_GOAL OF THE EXERCISE_
Search the data for the word "lines". Reproduce every line where it is found.

_RECORDS PROVIDED_

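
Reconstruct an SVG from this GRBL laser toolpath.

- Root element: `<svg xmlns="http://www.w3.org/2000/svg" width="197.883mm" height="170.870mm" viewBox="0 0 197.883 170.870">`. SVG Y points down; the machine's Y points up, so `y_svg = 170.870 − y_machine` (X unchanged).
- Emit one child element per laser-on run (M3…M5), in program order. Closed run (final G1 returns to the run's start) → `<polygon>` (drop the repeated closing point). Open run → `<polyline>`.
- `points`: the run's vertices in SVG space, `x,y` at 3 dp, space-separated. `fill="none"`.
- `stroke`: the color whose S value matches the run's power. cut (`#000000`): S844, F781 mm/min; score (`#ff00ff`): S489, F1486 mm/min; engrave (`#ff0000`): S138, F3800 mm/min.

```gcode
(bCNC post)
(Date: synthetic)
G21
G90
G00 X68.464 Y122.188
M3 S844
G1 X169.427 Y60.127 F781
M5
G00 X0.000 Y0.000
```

<svg xmlns="http://www.w3.org/2000/svg" width="197.883mm" height="170.870mm" viewBox="0 0 197.883 170.870">
  <polyline points="68.464,48.682 169.427,110.743" fill="none" stroke="#000000"/>
</svg>

Each laser-on run becomes one SVG element. Flip Y back into SVG space with y_svg = 170.870 − y_machine. Every run uses S844, so all elements get stroke `#000000` (cut).

Run 1: The run is open, so emit a `<polyline>` with points (Y-flipped): 68.464,48.682 169.427,110.743.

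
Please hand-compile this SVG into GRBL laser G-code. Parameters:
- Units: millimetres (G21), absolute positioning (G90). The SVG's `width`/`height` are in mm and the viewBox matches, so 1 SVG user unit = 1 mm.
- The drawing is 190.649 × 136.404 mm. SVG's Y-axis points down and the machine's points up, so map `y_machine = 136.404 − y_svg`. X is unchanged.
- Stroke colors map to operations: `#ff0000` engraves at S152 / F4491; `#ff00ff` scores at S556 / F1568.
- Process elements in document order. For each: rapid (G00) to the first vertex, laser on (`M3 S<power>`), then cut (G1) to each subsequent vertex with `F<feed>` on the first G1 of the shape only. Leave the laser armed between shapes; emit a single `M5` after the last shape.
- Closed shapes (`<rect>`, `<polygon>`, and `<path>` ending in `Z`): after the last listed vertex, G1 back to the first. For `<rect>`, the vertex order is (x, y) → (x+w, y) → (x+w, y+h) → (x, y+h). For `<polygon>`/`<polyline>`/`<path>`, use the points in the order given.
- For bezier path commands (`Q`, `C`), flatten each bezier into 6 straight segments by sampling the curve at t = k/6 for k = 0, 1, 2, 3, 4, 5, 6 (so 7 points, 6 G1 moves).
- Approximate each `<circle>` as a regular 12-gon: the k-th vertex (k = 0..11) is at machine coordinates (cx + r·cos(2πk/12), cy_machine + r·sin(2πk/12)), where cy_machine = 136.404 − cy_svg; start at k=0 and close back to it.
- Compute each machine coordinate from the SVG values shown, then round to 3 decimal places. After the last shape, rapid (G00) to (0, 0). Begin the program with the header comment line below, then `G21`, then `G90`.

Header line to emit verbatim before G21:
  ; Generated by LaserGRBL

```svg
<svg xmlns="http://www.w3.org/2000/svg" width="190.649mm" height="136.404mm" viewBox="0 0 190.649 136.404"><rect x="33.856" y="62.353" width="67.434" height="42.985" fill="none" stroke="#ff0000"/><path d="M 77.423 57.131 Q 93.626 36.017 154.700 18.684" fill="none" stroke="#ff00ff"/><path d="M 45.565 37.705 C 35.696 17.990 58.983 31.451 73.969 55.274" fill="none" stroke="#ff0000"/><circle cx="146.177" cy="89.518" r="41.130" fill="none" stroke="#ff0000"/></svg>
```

Since the viewBox matches the mm dimensions, user units are millimetres directly. The only transform is the Y-flip y_m = 136.404 − y_svg.

Shape 1 is a rectangle drawn with `<rect>`. Its stroke #ff0000 means engrave at S152, F4491. After flipping Y the toolpath is (33.856,74.051) → (101.290,74.051) → (101.290,31.066) → (33.856,31.066) → (33.856,74.051), returning to the start.

Shape 2 is a quadratic bezier drawn with `<path>`. Its stroke #ff00ff means score at S556, F1568. After flipping Y the toolpath is (77.423,79.273) → (84.070,86.206) → (93.211,92.929) → (104.844,99.442) → (118.970,105.745) → (135.588,111.837) → (154.700,117.720).

Shape 3 is a cubic bezier drawn with `<path>`. Its stroke #ff0000 means engrave at S152, F4491. After flipping Y the toolpath is (45.565,98.699) → (43.202,105.897) → (45.213,108.200) → (50.446,106.241) → (57.751,100.654) → (65.976,92.072) → (73.969,81.130).

Shape 4 is a circle drawn with `<circle>`. Its stroke #ff0000 means engrave at S152, F4491. After flipping Y the toolpath is (187.307,46.886) → (181.797,67.451) → (166.742,82.506) → (146.177,88.016) → (125.612,82.506) → (110.557,67.451) → (105.047,46.886) → (110.557,26.321) → (125.612,11.266) → (146.177,5.756) → (166.742,11.266) → (181.797,26.321) → (187.307,46.886), returning to the start.

; Generated by LaserGRBL
G21
G90
G00 X33.856 Y74.051
M3 S152
G1 X101.290 Y74.051 F4491
G1 X101.290 Y31.066
G1 X33.856 Y31.066
G1 X33.856 Y74.051
G00 X77.423 Y79.273
M3 S556
G1 X84.070 Y86.206 F1568
G1 X93.211 Y92.929
G1 X104.844 Y99.442
G1 X118.970 Y105.745
G1 X135.588 Y111.837
G1 X154.700 Y117.720
G00 X45.565 Y98.699
M3 S152
G1 X43.202 Y105.897 F4491
G1 X45.213 Y108.200
G1 X50.446 Y106.241
G1 X57.751 Y100.654
G1 X65.976 Y92.072
G1 X73.969 Y81.130
G00 X187.307 Y46.886
M3 S152
G1 X181.797 Y67.451 F4491
G1 X166.742 Y82.506
G1 X146.177 Y88.016
G1 X125.612 Y82.506
G1 X110.557 Y67.451
G1 X105.047 Y46.886
G1 X110.557 Y26.321
G1 X125.612 Y11.266
G1 X146.177 Y5.756
G1 X166.742 Y11.266
G1 X181.797 Y26.321
G1 X187.307 Y46.886
M5
G00 X0.000 Y0.000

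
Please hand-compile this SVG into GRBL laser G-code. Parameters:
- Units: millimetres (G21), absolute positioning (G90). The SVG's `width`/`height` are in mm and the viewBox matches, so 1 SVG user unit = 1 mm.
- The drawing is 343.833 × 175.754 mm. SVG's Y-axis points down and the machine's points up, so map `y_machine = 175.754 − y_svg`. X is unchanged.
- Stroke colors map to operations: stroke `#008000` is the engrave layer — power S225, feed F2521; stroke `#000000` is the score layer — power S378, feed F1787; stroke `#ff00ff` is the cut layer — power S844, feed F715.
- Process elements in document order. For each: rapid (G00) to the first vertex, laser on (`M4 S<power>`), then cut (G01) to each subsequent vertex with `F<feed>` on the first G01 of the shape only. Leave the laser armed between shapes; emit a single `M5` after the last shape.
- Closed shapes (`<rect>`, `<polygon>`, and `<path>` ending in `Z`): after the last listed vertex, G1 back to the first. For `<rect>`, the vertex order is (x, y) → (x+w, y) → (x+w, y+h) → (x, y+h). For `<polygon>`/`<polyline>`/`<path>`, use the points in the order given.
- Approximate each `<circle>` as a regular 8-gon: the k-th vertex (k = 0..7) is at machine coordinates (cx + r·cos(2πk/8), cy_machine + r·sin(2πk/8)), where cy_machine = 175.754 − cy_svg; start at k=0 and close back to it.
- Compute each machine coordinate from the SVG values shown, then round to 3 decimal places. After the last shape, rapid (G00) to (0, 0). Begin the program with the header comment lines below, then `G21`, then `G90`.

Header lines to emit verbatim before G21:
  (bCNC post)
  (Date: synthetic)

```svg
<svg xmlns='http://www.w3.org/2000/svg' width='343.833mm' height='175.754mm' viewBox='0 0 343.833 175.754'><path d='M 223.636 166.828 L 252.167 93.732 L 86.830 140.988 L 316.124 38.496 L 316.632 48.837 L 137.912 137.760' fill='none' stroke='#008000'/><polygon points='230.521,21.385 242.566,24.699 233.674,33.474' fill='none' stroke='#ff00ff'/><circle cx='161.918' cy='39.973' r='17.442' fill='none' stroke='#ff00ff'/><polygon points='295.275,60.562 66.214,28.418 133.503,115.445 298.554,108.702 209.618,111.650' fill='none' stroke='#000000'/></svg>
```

(bCNC post)
(Date: synthetic)
G21
G90
G00 X223.636 Y8.926
M4 S225
G01 X252.167 Y82.022 F2521
G01 X86.830 Y34.766
G01 X316.124 Y137.258
G01 X316.632 Y126.917
G01 X137.912 Y37.994
G00 X230.521 Y154.369
M4 S844
G01 X242.566 Y151.055 F715
G01 X233.674 Y142.280
G01 X230.521 Y154.369
G00 X179.360 Y135.781
M4 S844
G01 X174.251 Y148.114 F715
G01 X161.918 Y153.223
G01 X149.585 Y148.114
G01 X144.476 Y135.781
G01 X149.585 Y123.448
G01 X161.918 Y118.339
G01 X174.251 Y123.448
G01 X179.360 Y135.781
G00 X295.275 Y115.192
M4 S378
G01 X66.214 Y147.336 F1787
G01 X133.503 Y60.309
G01 X298.554 Y67.052
G01 X209.618 Y64.104
G01 X295.275 Y115.192
M5
G00 X0.000 Y0.000

viewBox `0 0 343.833 175.754` with mm width/height → 1 unit = 1 mm. Flip: y_m = 175.754 − y_svg.

**Shape 1** — `<path>` open polyline, stroke `#008000` → engrave (S225, F2521). Machine vertices: (223.636,8.926) → (252.167,82.022) → (86.830,34.766) → (316.124,137.258) → (316.632,126.917) → (137.912,37.994). Open path.

**Shape 2** — `<polygon>` regular polygon, stroke `#ff00ff` → cut (S844, F715). Machine vertices: (230.521,154.369) → (242.566,151.055) → (233.674,142.280) → (230.521,154.369). Closed: final G1 returns to the first vertex.

**Shape 3** — `<circle>` circle, stroke `#ff00ff` → cut (S844, F715). Machine vertices: (179.360,135.781) → (174.251,148.114) → (161.918,153.223) → (149.585,148.114) → (144.476,135.781) → (149.585,123.448) → (161.918,118.339) → (174.251,123.448) → (179.360,135.781). Closed: final G1 returns to the first vertex.

**Shape 4** — `<polygon>` closed polygon, stroke `#000000` → score (S378, F1787). Machine vertices: (295.275,115.192) → (66.214,147.336) → (133.503,60.309) → (298.554,67.052) → (209.618,64.104) → (295.275,115.192). Closed: final G1 returns to the first vertex.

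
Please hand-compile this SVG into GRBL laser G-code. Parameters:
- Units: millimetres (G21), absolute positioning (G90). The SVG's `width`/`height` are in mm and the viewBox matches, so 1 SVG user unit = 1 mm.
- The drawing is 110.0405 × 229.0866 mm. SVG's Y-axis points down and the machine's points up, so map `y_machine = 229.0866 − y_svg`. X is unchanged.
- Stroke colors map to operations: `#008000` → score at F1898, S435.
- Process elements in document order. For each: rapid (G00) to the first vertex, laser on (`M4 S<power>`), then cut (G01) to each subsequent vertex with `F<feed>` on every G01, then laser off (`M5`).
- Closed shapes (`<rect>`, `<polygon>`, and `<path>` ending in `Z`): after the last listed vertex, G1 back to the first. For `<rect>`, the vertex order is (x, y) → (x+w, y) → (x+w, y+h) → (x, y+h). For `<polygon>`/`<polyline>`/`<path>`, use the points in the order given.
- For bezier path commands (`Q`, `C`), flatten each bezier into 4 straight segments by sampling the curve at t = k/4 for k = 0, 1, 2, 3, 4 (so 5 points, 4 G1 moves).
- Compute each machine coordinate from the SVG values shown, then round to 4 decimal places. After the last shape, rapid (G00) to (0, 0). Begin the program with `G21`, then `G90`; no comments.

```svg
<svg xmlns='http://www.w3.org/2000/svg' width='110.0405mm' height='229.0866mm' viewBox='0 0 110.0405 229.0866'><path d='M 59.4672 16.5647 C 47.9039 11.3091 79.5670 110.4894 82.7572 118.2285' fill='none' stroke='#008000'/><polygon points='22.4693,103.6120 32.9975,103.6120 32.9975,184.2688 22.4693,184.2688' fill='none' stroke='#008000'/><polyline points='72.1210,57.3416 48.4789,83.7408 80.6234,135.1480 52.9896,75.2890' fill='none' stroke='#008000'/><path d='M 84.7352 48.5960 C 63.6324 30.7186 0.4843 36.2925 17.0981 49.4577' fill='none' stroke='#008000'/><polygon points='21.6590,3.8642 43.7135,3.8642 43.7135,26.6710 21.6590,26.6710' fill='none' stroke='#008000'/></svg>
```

G21
G90
G00 X59.4672 Y212.5219
M4 S435
G01 X57.7794 Y199.9424 F1898
G01 X65.5796 Y166.5630 F1898
G01 X76.1462 Y130.7471 F1898
G01 X82.7572 Y110.8581 F1898
M5
G00 X22.4693 Y125.4746
M4 S435
G01 X32.9975 Y125.4746 F1898
G01 X32.9975 Y44.8178 F1898
G01 X22.4693 Y44.8178 F1898
G01 X22.4693 Y125.4746 F1898
M5
G00 X72.1210 Y171.7450
M4 S435
G01 X48.4789 Y145.3458 F1898
G01 X80.6234 Y93.9386 F1898
G01 X52.9896 Y153.7976 F1898
M5
G00 X84.7352 Y180.4906
M4 S435
G01 X62.9278 Y189.7493 F1898
G01 X36.7729 Y191.7007 F1898
G01 X17.6899 Y187.8316 F1898
G01 X17.0981 Y179.6289 F1898
M5
G00 X21.6590 Y225.2224
M4 S435
G01 X43.7135 Y225.2224 F1898
G01 X43.7135 Y202.4156 F1898
G01 X21.6590 Y202.4156 F1898
G01 X21.6590 Y225.2224 F1898
M5
G00 X0.0000 Y0.0000

1 u = 1 mm; y_m = 229.0866 − y.

[1] `<path>` cubic bezier, #008000→score S435 F1898: (59.4672,212.5219) → (57.7794,199.9424) → (65.5796,166.5630) → (76.1462,130.7471) → (82.7572,110.8581)

[2] `<polygon>` rectangle, #008000→score S435 F1898: (22.4693,125.4746) → (32.9975,125.4746) → (32.9975,44.8178) → (22.4693,44.8178) → (22.4693,125.4746) (closed)

[3] `<polyline>` open polyline, #008000→score S435 F1898: (72.1210,171.7450) → (48.4789,145.3458) → (80.6234,93.9386) → (52.9896,153.7976)

[4] `<path>` cubic bezier, #008000→score S435 F1898: (84.7352,180.4906) → (62.9278,189.7493) → (36.7729,191.7007) → (17.6899,187.8316) → (17.0981,179.6289)

[5] `<polygon>` rectangle, #008000→score S435 F1898: (21.6590,225.2224) → (43.7135,225.2224) → (43.7135,202.4156) → (21.6590,202.4156) → (21.6590,225.2224) (closed)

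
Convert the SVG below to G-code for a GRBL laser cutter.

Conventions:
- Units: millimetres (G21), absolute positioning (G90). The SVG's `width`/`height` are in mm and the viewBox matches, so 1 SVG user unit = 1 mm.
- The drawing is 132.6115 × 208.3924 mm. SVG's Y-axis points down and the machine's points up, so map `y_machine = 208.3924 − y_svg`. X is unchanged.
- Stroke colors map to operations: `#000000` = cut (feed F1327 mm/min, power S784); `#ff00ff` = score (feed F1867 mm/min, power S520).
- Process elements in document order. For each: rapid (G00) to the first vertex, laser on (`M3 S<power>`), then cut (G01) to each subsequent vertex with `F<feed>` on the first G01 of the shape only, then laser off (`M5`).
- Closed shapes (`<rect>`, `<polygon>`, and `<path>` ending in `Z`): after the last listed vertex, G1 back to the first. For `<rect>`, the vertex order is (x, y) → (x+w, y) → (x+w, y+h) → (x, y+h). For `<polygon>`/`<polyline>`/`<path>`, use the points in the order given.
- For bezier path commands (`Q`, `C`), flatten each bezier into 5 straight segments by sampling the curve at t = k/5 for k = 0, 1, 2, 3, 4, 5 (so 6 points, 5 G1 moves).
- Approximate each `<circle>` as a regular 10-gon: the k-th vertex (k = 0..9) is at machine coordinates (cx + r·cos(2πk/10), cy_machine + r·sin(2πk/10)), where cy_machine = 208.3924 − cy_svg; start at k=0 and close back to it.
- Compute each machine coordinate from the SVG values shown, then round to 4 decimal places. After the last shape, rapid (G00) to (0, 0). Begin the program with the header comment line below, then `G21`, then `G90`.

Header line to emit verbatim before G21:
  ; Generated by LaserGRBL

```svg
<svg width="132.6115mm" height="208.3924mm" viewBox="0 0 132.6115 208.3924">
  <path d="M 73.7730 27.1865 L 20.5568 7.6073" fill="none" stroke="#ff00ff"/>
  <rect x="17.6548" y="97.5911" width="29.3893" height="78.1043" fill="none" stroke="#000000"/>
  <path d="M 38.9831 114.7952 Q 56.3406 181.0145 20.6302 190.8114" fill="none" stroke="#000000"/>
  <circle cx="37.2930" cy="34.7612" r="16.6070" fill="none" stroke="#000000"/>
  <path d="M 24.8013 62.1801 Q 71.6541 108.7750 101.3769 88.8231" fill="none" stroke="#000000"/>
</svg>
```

1 u = 1 mm; y_m = 208.3924 − y.

[1] `<path>` line segment, #ff00ff→score S520 F1867: (73.7730,181.2059) → (20.5568,200.7851)

[2] `<rect>` rectangle, #000000→cut S784 F1327: (17.6548,110.8013) → (47.0441,110.8013) → (47.0441,32.6970) → (17.6548,32.6970) → (17.6548,110.8013) (closed)

[3] `<path>` quadratic bezier, #000000→cut S784 F1327: (38.9831,93.5972) → (43.8034,69.3664) → (44.3782,49.6493) → (40.7077,34.4461) → (32.7916,23.7567) → (20.6302,17.5810)

[4] `<circle>` circle, #000000→cut S784 F1327: (53.9000,173.6312) → (50.7283,183.3925) → (42.4248,189.4254) → (32.1612,189.4254) → (23.8577,183.3925) → (20.6860,173.6312) → (23.8577,163.8699) → (32.1612,157.8370) → (42.4248,157.8370) → (50.7283,163.8699) → (53.9000,173.6312) (closed)

[5] `<path>` quadratic bezier, #000000→cut S784 F1327: (24.8013,146.2123) → (42.8572,130.2362) → (59.5427,119.5839) → (74.8579,114.2553) → (88.8026,114.2504) → (101.3769,119.5693)

; Generated by LaserGRBL
G21
G90
G00 X73.7730 Y181.2059
M3 S520
G01 X20.5568 Y200.7851 F1867
M5
G00 X17.6548 Y110.8013
M3 S784
G01 X47.0441 Y110.8013 F1327
G01 X47.0441 Y32.6970
G01 X17.6548 Y32.6970
G01 X17.6548 Y110.8013
M5
G00 X38.9831 Y93.5972
M3 S784
G01 X43.8034 Y69.3664 F1327
G01 X44.3782 Y49.6493
G01 X40.7077 Y34.4461
G01 X32.7916 Y23.7567
G01 X20.6302 Y17.5810
M5
G00 X53.9000 Y173.6312
M3 S784
G01 X50.7283 Y183.3925 F1327
G01 X42.4248 Y189.4254
G01 X32.1612 Y189.4254
G01 X23.8577 Y183.3925
G01 X20.6860 Y173.6312
G01 X23.8577 Y163.8699
G01 X32.1612 Y157.8370
G01 X42.4248 Y157.8370
G01 X50.7283 Y163.8699
G01 X53.9000 Y173.6312
M5
G00 X24.8013 Y146.2123
M3 S784
G01 X42.8572 Y130.2362 F1327
G01 X59.5427 Y119.5839
G01 X74.8579 Y114.2553
G01 X88.8026 Y114.2504
G01 X101.3769 Y119.5693
M5
G00 X0.0000 Y0.0000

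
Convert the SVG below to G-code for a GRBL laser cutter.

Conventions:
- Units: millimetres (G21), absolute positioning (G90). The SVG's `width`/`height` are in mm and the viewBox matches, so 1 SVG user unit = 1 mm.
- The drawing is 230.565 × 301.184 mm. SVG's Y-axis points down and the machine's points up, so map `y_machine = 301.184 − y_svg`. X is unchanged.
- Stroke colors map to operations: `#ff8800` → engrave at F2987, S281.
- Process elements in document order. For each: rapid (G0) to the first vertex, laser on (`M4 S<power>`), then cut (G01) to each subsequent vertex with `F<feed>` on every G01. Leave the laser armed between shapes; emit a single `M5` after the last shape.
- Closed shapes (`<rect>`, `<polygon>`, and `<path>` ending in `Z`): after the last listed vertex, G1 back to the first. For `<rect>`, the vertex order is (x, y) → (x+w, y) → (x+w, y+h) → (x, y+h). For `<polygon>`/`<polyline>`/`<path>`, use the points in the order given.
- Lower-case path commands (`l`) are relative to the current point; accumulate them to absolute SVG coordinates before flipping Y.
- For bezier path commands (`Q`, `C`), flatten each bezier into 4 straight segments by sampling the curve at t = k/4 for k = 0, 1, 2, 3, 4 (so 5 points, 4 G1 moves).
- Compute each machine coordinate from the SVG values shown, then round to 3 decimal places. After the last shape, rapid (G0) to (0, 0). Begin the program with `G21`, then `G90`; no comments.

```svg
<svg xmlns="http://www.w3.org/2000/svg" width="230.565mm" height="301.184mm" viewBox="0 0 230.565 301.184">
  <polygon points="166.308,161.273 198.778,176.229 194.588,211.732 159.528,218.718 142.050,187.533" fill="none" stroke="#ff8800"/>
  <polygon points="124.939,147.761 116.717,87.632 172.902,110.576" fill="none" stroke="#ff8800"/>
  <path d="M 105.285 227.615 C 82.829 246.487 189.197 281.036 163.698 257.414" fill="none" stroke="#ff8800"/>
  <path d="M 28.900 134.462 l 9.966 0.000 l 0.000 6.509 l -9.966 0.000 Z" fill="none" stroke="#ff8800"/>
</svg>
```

G21
G90
G0 X166.308 Y139.911
M4 S281
G01 X198.778 Y124.955 F2987
G01 X194.588 Y89.452 F2987
G01 X159.528 Y82.466 F2987
G01 X142.050 Y113.651 F2987
G01 X166.308 Y139.911 F2987
G0 X124.939 Y153.423
M4 S281
G01 X116.717 Y213.552 F2987
G01 X172.902 Y190.608 F2987
G01 X124.939 Y153.423 F2987
G0 X105.285 Y73.569
M4 S281
G01 X108.524 Y57.629 F2987
G01 X135.633 Y42.734 F2987
G01 X162.170 Y35.807 F2987
G01 X163.698 Y43.770 F2987
G0 X28.900 Y166.722
M4 S281
G01 X38.866 Y166.722 F2987
G01 X38.866 Y160.213 F2987
G01 X28.900 Y160.213 F2987
G01 X28.900 Y166.722 F2987
M5
G0 X0.000 Y0.000

1 u = 1 mm; y_m = 301.184 − y.

[1] `<polygon>` regular polygon, #ff8800→engrave S281 F2987: (166.308,139.911) → (198.778,124.955) → (194.588,89.452) → (159.528,82.466) → (142.050,113.651) → (166.308,139.911) (closed)

[2] `<polygon>` regular polygon, #ff8800→engrave S281 F2987: (124.939,153.423) → (116.717,213.552) → (172.902,190.608) → (124.939,153.423) (closed)

[3] `<path>` cubic bezier, #ff8800→engrave S281 F2987: (105.285,73.569) → (108.524,57.629) → (135.633,42.734) → (162.170,35.807) → (163.698,43.770)

[4] `<path>` rectangle, #ff8800→engrave S281 F2987: (28.900,166.722) → (38.866,166.722) → (38.866,160.213) → (28.900,160.213) → (28.900,166.722) (closed)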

_RESPONSE BELOW_
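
- Compute each machine coordinate from the SVG values shown, then round to 3 decimal places. After the last shape, rapid (G00) to (0, 0). Begin the program with the header comment lines below, then `G21`, then `G90`.
Header lines to emit verbatim before G21: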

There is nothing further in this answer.